» **What to produce**
What you return must match the records exactly, line for line.

======

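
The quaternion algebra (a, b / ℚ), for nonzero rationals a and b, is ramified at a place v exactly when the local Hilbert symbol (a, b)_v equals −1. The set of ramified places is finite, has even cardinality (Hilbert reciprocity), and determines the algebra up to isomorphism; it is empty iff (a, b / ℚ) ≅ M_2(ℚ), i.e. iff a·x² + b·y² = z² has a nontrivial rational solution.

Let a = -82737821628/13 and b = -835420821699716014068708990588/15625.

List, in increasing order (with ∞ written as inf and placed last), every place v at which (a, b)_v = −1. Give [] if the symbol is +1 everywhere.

[7, 29, 31, inf]

Mod squares: a ≡ -70499, b ≡ -320943. Check v ∈ {∞, 2, 3, 5, 7, 11, 13, 17, 29, 31}.
v=29: a=29^1·(≡6), b=29^3·(≡14) mod 29; (6|29)=+1, (14|29)=-1; (−1)^{1·3·14}·(+1)^3·(-1)^1 = -1.
v=31: a=31^2·(≡3), b=31^5·(≡1) mod 31; (3|31)=-1, (1|31)=+1; (−1)^{2·5·15}·(-1)^5·(+1)^2 = -1.
v=13: a=13^-1·(≡6), b=13^2·(≡10) mod 13; (6|13)=-1, (10|13)=+1; (−1)^{-1·2·6}·(-1)^2·(+1)^-1 = +1.
v=11: a=11^1·(≡1), b=11^2·(≡9) mod 11; (1|11)=+1, (9|11)=+1; (−1)^{1·2·5}·(+1)^2·(+1)^1 = +1.
v=7: a=7^2·(≡6), b=7^5·(≡4) mod 7; (6|7)=-1, (4|7)=+1; (−1)^{2·5·3}·(-1)^5·(+1)^2 = -1.
v=5: a=5^0·(≡4), b=5^-6·(≡2) mod 5; (4|5)=+1, (2|5)=-1; (−1)^{0·-6·2}·(+1)^-6·(-1)^0 = +1.
v=∞: -70499 < 0 and -320943 < 0  ⇒  (a,b)_∞ = -1.
v=2: v_2(a)=2, v_2(b)=2; units ≡ 5, 1 (mod 8); ε·ε+αω+βω = 0·0+2·0+2·1 ≡ 0  ⇒  (a,b)_2 = +1.
v=17: a=17^1·(≡1), b=17^3·(≡9) mod 17; (1|17)=+1, (9|17)=+1; (−1)^{1·3·8}·(+1)^3·(+1)^1 = +1.
v=3: a=3^4·(≡1), b=3^11·(≡2) mod 3; (1|3)=+1, (2|3)=-1; (−1)^{4·11·1}·(+1)^11·(-1)^4 = +1.
|Ram(-70499, -320943)| = 4, even; anisotropic at {7, 29, 31, ∞}.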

======

» **Task answer**
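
The quaternion algebra (a, b / ℚ), for nonzero rationals a and b, is ramified at a place v exactly when the local Hilbert symbol (a, b)_v equals −1. The set of ramified places is finite, has even cardinality (Hilbert reciprocity), and determines the algebra up to isomorphism; it is empty iff (a, b / ℚ) ≅ M_2(ℚ), i.e. iff a·x² + b·y² = z² has a nontrivial rational solution.

Let a = -82737821628/13 and b = -835420821699716014068708990588/15625.

List, in increasing order (with ∞ written as inf and placed last), every place v at which (a, b)_v = −1. Give [] if the symbol is +1 everywhere.

[7, 29, 31, inf]

Mod squares: a ≡ -70499, b ≡ -320943. Check v ∈ {∞, 2, 3, 5, 7, 11, 13, 17, 29, 31}.
v=29: a=29^1·(≡6), b=29^3·(≡14) mod 29; (6|29)=+1, (14|29)=-1; (−1)^{1·3·14}·(+1)^3·(-1)^1 = -1.
v=31: a=31^2·(≡3), b=31^5·(≡1) mod 31; (3|31)=-1, (1|31)=+1; (−1)^{2·5·15}·(-1)^5·(+1)^2 = -1.
v=13: a=13^-1·(≡6), b=13^2·(≡10) mod 13; (6|13)=-1, (10|13)=+1; (−1)^{-1·2·6}·(-1)^2·(+1)^-1 = +1.
v=11: a=11^1·(≡1), b=11^2·(≡9) mod 11; (1|11)=+1, (9|11)=+1; (−1)^{1·2·5}·(+1)^2·(+1)^1 = +1.
v=7: a=7^2·(≡6), b=7^5·(≡4) mod 7; (6|7)=-1, (4|7)=+1; (−1)^{2·5·3}·(-1)^5·(+1)^2 = -1.
v=5: a=5^0·(≡4), b=5^-6·(≡2) mod 5; (4|5)=+1, (2|5)=-1; (−1)^{0·-6·2}·(+1)^-6·(-1)^0 = +1.
v=∞: -70499 < 0 and -320943 < 0  ⇒  (a,b)_∞ = -1.
v=2: v_2(a)=2, v_2(b)=2; units ≡ 5, 1 (mod 8); ε·ε+αω+βω = 0·0+2·0+2·1 ≡ 0  ⇒  (a,b)_2 = +1.
v=17: a=17^1·(≡1), b=17^3·(≡9) mod 17; (1|17)=+1, (9|17)=+1; (−1)^{1·3·8}·(+1)^3·(+1)^1 = +1.
v=3: a=3^4·(≡1), b=3^11·(≡2) mod 3; (1|3)=+1, (2|3)=-1; (−1)^{4·11·1}·(+1)^11·(-1)^4 = +1.
|Ram(-70499, -320943)| = 4, even; anisotropic at {7, 29, 31, ∞}.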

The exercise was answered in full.